[Dataset excerpts]
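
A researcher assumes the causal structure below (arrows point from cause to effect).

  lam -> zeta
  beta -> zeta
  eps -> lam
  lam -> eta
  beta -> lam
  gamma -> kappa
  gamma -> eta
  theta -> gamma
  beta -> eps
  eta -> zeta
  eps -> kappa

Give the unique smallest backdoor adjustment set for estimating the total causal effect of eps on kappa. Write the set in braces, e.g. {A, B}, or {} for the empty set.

{}

Variables eligible for adjustment (non-descendants of eps, excluding eps and kappa): {beta, gamma, theta}.
Backdoor paths from eps to kappa:
  P1: eps <- beta -> lam -> eta <- gamma -> kappa
  P2: eps <- beta -> lam -> zeta <- eta <- gamma -> kappa
  P3: eps <- beta -> zeta <- lam -> eta <- gamma -> kappa
  P4: eps <- beta -> zeta <- eta <- gamma -> kappa
Each backdoor path contains an unconditioned collider, so every path is already blocked with the empty conditioning set:
  P1: blocked at collider eta (neither it nor any descendant is in the conditioning set).
  P2: blocked at collider zeta (neither it nor any descendant is in the conditioning set).
  P3: blocked at collider zeta (neither it nor any descendant is in the conditioning set).
  P4: blocked at collider zeta (neither it nor any descendant is in the conditioning set).
The empty set is therefore the unique smallest valid set.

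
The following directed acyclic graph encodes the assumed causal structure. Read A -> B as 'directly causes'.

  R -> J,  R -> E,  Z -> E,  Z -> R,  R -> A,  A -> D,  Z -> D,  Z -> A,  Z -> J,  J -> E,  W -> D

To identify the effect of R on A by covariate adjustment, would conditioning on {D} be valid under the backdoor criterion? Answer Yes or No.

No

Backdoor paths from R to A (paths whose first edge points into R):
  P1: R <- Z -> A
  P2: R <- Z -> D <- A
Condition 1 (no descendant of R in the set): FAILS — D is a descendant of R.
Condition 2 (every backdoor path blocked by {D}):
  P1: open — no interior node is in the conditioning set.
  P2: open — collider(s) D are conditioned on (or have a conditioned descendant) and no non-collider on the path is in the set.
{D} does not satisfy the backdoor criterion.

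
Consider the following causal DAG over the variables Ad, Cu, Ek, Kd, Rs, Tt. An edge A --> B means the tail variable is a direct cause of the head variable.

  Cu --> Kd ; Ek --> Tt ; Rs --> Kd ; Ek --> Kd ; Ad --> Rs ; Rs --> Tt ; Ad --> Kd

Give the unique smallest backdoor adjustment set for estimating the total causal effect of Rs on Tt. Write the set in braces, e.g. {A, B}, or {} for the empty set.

{}

Variables eligible for adjustment (non-descendants of Rs, excluding Rs and Tt): {Ad, Cu, Ek}.
Backdoor paths from Rs to Tt:
  P1: Rs <- Ad -> Kd <- Ek -> Tt
Each backdoor path contains an unconditioned collider, so every path is already blocked with the empty conditioning set:
  P1: blocked at collider Kd (neither it nor any descendant is in the conditioning set).
The empty set is therefore the unique smallest valid set.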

YOUR INSTRUCTIONS
The data must be retyped in full, exactly as it reads.

ANSWER TO THIS EXERCISE
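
A researcher assumes the causal structure below (arrows point from cause to effect).

  lam -> zeta
  beta -> zeta
  eps -> lam
  lam -> eta
  beta -> lam
  gamma -> kappa
  gamma -> eta
  theta -> gamma
  beta -> eps
  eta -> zeta
  eps -> kappa

Give the unique smallest backdoor adjustment set for estimating the total causal effect of eps on kappa. Write the set in braces, e.g. {A, B}, or {} for the empty set.

{}

Variables eligible for adjustment (non-descendants of eps, excluding eps and kappa): {beta, gamma, theta}.
Backdoor paths from eps to kappa:
  P1: eps <- beta -> lam -> eta <- gamma -> kappa
  P2: eps <- beta -> lam -> zeta <- eta <- gamma -> kappa
  P3: eps <- beta -> zeta <- lam -> eta <- gamma -> kappa
  P4: eps <- beta -> zeta <- eta <- gamma -> kappa
Each backdoor path contains an unconditioned collider, so every path is already blocked with the empty conditioning set:
  P1: blocked at collider eta (neither it nor any descendant is in the conditioning set).
  P2: blocked at collider zeta (neither it nor any descendant is in the conditioning set).
  P3: blocked at collider zeta (neither it nor any descendant is in the conditioning set).
  P4: blocked at collider zeta (neither it nor any descendant is in the conditioning set).
The empty set is therefore the unique smallest valid set.

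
The following directed acyclic graph encodes the assumed causal structure. Read A -> B as 'directly causes'.

  R -> J,  R -> E,  Z -> E,  Z -> R,  R -> A,  A -> D,  Z -> D,  Z -> A,  Z -> J,  J -> E,  W -> D

To identify the effect of R on A by covariate adjustment, would conditioning on {D} be valid under the backdoor criterion? Answer Yes or No.

No

Backdoor paths from R to A (paths whose first edge points into R):
  P1: R <- Z -> A
  P2: R <- Z -> D <- A
Condition 1 (no descendant of R in the set): FAILS — D is a descendant of R.
Condition 2 (every backdoor path blocked by {D}):
  P1: open — no interior node is in the conditioning set.
  P2: open — collider(s) D are conditioned on (or have a conditioned descendant) and no non-collider on the path is in the set.
{D} does not satisfy the backdoor criterion.

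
Consider the following causal DAG over the variables Ad, Cu, Ek, Kd, Rs, Tt. An edge A --> B means the tail variable is a direct cause of the head variable.

  Cu --> Kd ; Ek --> Tt ; Rs --> Kd ; Ek --> Kd ; Ad --> Rs ; Rs --> Tt ; Ad --> Kd

Give the unique smallest backdoor adjustment set for estimating the total causal effect of Rs on Tt. Write the set in braces, e.g. {A, B}, or {} for the empty set.

{}

Variables eligible for adjustment (non-descendants of Rs, excluding Rs and Tt): {Ad, Cu, Ek}.
Backdoor paths from Rs to Tt:
  P1: Rs <- Ad -> Kd <- Ek -> Tt
Each backdoor path contains an unconditioned collider, so every path is already blocked with the empty conditioning set:
  P1: blocked at collider Kd (neither it nor any descendant is in the conditioning set).
The empty set is therefore the unique smallest valid set.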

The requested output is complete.